(Items listed in a dataset)
[Start of Attachment]
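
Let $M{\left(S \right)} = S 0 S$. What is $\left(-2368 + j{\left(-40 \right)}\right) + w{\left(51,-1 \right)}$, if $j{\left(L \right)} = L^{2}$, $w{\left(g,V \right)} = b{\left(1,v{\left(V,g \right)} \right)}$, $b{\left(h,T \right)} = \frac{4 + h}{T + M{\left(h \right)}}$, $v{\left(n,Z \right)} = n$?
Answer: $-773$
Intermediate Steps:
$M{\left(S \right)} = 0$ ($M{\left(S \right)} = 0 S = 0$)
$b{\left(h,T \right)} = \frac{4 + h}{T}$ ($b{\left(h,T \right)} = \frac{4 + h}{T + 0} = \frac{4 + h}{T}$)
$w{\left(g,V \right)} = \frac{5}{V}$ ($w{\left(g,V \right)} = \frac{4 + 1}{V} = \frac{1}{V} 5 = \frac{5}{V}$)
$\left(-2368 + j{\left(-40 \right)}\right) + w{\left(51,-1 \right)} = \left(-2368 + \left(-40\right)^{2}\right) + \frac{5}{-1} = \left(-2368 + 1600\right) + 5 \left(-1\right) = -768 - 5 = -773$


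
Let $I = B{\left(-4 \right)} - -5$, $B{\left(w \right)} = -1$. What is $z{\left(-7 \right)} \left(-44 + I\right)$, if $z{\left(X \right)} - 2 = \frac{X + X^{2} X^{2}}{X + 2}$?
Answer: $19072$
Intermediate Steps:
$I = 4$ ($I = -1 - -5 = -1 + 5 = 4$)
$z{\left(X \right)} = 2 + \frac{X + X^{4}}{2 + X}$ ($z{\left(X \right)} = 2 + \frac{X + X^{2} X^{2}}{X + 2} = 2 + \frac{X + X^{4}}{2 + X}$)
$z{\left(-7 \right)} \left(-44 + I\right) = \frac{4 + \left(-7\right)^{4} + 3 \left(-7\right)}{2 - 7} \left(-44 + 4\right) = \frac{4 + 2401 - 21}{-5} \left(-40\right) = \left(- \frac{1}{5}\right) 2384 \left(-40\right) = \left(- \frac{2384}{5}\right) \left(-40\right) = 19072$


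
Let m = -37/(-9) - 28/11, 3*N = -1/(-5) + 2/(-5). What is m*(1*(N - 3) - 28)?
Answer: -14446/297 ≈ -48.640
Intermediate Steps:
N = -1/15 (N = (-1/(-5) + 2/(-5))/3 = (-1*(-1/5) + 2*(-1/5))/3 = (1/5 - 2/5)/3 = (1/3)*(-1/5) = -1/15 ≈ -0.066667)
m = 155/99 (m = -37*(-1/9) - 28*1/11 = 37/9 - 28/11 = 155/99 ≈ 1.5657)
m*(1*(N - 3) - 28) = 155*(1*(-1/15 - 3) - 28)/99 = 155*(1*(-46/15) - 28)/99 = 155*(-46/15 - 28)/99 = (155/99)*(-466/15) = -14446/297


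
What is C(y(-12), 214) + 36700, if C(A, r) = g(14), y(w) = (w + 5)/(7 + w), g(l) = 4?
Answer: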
[End of Attachment]
[Start of Attachment]
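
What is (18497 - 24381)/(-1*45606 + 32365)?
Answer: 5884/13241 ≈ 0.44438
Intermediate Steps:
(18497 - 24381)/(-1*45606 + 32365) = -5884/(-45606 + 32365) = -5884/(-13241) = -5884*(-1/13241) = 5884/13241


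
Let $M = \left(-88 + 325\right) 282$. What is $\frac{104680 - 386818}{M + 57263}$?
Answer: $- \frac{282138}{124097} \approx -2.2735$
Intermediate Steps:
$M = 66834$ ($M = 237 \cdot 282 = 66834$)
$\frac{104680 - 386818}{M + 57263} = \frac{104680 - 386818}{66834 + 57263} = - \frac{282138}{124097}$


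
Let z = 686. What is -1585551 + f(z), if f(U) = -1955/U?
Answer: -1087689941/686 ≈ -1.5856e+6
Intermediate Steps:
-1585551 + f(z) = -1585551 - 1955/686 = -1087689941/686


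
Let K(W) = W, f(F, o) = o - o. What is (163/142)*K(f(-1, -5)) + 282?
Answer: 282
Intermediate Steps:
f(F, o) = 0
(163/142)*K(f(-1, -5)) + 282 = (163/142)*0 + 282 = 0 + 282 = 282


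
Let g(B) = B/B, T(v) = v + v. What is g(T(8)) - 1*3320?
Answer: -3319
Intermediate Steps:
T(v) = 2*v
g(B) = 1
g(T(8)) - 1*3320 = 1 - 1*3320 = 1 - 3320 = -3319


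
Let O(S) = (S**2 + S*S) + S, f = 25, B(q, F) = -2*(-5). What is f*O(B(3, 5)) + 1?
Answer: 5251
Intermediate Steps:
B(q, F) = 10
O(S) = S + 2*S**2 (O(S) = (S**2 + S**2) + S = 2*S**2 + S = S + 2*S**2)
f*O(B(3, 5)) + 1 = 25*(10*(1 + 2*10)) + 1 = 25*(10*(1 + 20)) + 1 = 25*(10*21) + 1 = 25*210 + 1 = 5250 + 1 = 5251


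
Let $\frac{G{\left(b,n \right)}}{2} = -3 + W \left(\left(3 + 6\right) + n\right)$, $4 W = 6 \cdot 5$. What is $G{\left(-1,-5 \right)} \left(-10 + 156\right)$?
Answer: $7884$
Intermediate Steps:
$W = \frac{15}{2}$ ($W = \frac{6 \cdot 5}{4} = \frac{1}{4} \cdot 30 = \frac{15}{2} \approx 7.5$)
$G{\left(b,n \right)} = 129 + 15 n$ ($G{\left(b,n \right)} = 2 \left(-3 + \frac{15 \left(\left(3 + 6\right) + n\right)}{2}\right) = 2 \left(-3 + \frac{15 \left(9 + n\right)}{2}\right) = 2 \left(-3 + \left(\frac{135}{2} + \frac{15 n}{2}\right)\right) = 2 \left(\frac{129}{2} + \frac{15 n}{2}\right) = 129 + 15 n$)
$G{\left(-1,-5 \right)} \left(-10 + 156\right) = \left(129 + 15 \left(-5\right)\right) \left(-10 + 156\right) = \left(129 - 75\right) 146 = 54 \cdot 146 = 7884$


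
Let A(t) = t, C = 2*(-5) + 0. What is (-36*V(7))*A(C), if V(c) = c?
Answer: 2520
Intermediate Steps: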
[End of Attachment]
[Start of Attachment]
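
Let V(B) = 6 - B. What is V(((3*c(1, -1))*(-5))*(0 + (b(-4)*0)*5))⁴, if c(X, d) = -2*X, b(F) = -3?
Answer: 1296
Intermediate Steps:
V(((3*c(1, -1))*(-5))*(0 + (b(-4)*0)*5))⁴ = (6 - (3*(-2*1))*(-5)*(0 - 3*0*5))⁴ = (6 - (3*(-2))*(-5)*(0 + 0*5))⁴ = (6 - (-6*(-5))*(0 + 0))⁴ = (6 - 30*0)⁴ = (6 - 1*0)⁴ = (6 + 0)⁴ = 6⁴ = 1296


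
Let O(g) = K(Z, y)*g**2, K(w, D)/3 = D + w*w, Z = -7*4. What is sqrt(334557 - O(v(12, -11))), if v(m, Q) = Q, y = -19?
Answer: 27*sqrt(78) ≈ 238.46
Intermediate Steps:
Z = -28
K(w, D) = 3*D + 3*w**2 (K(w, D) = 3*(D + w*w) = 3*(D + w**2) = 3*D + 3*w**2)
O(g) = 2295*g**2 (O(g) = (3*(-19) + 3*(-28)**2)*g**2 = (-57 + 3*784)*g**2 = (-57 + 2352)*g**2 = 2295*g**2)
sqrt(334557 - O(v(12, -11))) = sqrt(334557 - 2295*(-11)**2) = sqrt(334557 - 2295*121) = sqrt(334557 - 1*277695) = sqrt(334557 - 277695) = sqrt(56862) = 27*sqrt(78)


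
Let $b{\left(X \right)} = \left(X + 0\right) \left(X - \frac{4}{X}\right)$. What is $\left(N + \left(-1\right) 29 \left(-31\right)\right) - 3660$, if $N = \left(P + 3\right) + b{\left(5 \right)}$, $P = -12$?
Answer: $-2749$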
[End of Attachment]
§ **What is required**
What you give back should be exactly the lines of the data above from the line with "Answer: 1296" through the line with "Answer: $-2749$", both of those included, and nothing more.

§ **Answer space**
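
Answer: 1296
Intermediate Steps:
V(((3*c(1, -1))*(-5))*(0 + (b(-4)*0)*5))⁴ = (6 - (3*(-2*1))*(-5)*(0 - 3*0*5))⁴ = (6 - (3*(-2))*(-5)*(0 + 0*5))⁴ = (6 - (-6*(-5))*(0 + 0))⁴ = (6 - 30*0)⁴ = (6 - 1*0)⁴ = (6 + 0)⁴ = 6⁴ = 1296


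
Let O(g) = K(Z, y)*g**2, K(w, D)/3 = D + w*w, Z = -7*4. What is sqrt(334557 - O(v(12, -11))), if v(m, Q) = Q, y = -19?
Answer: 27*sqrt(78) ≈ 238.46
Intermediate Steps:
Z = -28
K(w, D) = 3*D + 3*w**2 (K(w, D) = 3*(D + w*w) = 3*(D + w**2) = 3*D + 3*w**2)
O(g) = 2295*g**2 (O(g) = (3*(-19) + 3*(-28)**2)*g**2 = (-57 + 3*784)*g**2 = (-57 + 2352)*g**2 = 2295*g**2)
sqrt(334557 - O(v(12, -11))) = sqrt(334557 - 2295*(-11)**2) = sqrt(334557 - 2295*121) = sqrt(334557 - 1*277695) = sqrt(334557 - 277695) = sqrt(56862) = 27*sqrt(78)


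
Let $b{\left(X \right)} = \left(X + 0\right) \left(X - \frac{4}{X}\right)$. What is $\left(N + \left(-1\right) 29 \left(-31\right)\right) - 3660$, if $N = \left(P + 3\right) + b{\left(5 \right)}$, $P = -12$?
Answer: $-2749$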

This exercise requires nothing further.